Provided records Start Marker

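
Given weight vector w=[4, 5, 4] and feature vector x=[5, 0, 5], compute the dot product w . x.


Element-wise products:
4 * 5 = 20
5 * 0 = 0
4 * 5 = 20
Sum = 20 + 0 + 20
= 40

40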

Provided records End Marker

> _Instructions for the task_
This exercise asks for every line of the records to be repeated exactly.

> _Answer box_
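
Given weight vector w=[4, 5, 4] and feature vector x=[5, 0, 5], compute the dot product w . x.


Element-wise products:
4 * 5 = 20
5 * 0 = 0
4 * 5 = 20
Sum = 20 + 0 + 20
= 40

40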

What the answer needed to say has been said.